** Opening Material supplied block **

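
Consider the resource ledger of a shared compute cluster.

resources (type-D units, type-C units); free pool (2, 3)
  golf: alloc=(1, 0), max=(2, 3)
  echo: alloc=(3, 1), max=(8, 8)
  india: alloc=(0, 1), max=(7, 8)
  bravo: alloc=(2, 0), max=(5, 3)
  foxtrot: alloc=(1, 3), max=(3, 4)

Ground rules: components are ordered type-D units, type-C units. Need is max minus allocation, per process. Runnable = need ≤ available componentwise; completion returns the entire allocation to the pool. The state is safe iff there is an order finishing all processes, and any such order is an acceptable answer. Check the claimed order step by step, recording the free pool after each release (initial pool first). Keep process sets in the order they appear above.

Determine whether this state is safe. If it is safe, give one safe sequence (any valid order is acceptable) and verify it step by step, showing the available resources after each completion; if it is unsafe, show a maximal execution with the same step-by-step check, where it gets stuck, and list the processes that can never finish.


UNSAFE — no complete ordering exists.
Key observation: after golf, bravo, foxtrot complete, (6, 6) is the best the pool ever gets, yet each leftover process wants more type-C units.
A maximal execution: golf, bravo, foxtrot — then nothing else fits. Walking it through:
  pool = (2, 3)
  run golf (needs (1, 3), free (2, 3)); after release of (1, 0) the pool is (3, 3)
  run bravo (needs (3, 3), free (3, 3)); after release of (2, 0) the pool is (5, 3)
  run foxtrot (needs (2, 1), free (5, 3)); after release of (1, 3) the pool is (6, 6)
  blocked: echo wants (5, 7), pool (6, 6) — not enough type-C units
  blocked: india wants (7, 7), pool (6, 6) — not enough type-D units and type-C units
Processes that can never finish: echo and india.


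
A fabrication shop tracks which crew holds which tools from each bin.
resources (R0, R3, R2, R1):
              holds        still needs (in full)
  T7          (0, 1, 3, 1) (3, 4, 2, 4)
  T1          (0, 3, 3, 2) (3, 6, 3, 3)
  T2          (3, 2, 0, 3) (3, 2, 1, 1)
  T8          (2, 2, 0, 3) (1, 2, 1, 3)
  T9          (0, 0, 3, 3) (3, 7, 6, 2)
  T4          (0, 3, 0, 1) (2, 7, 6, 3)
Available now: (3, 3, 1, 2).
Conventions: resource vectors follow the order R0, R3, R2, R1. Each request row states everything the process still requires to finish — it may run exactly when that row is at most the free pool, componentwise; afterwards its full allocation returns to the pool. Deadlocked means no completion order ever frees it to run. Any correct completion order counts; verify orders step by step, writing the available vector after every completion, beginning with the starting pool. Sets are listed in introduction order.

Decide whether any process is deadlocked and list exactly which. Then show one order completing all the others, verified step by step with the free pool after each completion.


Deadlocked: T7, T1, T9 and T4.
Key observation: T2, T8 can finish, but then (8, 7, 1, 8) is all there is, and the blocked group's R2 demands exceed it.
One completion order for the rest: T2, T8. Check, step by step:
  pool = (3, 3, 1, 2)
  T2: need (3, 2, 1, 1) fits (3, 3, 1, 2); releases (3, 2, 0, 3), pool now (6, 5, 1, 5)
  T8: need (1, 2, 1, 3) fits (6, 5, 1, 5); releases (2, 2, 0, 3), pool now (8, 7, 1, 8)
The stuck group stays short no matter what:
  T7 still needs (3, 4, 2, 4) but only (8, 7, 1, 8) is free — short on R2
  T1 still needs (3, 6, 3, 3) but only (8, 7, 1, 8) is free — short on R2
  T9 still needs (3, 7, 6, 2) but only (8, 7, 1, 8) is free — short on R2
  T4 still needs (2, 7, 6, 3) but only (8, 7, 1, 8) is free — short on R2


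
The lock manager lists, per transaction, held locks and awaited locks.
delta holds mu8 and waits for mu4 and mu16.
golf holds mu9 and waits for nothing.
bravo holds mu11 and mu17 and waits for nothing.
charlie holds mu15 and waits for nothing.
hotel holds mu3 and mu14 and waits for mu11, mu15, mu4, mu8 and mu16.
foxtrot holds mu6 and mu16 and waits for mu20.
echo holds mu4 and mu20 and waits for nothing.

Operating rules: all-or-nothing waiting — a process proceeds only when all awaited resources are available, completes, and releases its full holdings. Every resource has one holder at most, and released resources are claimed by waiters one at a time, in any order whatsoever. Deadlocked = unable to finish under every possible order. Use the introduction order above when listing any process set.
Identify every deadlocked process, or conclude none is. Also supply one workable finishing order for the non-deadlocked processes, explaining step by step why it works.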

** Closing Material supplied block **

Track down every line of the material containing the string "full", and copy it.

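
              holds        still needs (in full)
Conventions: resource vectors follow the order R0, R3, R2, R1. Each request row states everything the process still requires to finish — it may run exactly when that row is at most the free pool, componentwise; afterwards its full allocation returns to the pool. Deadlocked means no completion order ever frees it to run. Any correct completion order counts; verify orders step by step, writing the available vector after every completion, beginning with the starting pool. Sets are listed in introduction order.
Operating rules: all-or-nothing waiting — a process proceeds only when all awaited resources are available, completes, and releases its full holdings. Every resource has one holder at most, and released resources are claimed by waiters one at a time, in any order whatsoever. Deadlocked = unable to finish under every possible order. Use the introduction order above when listing any process set.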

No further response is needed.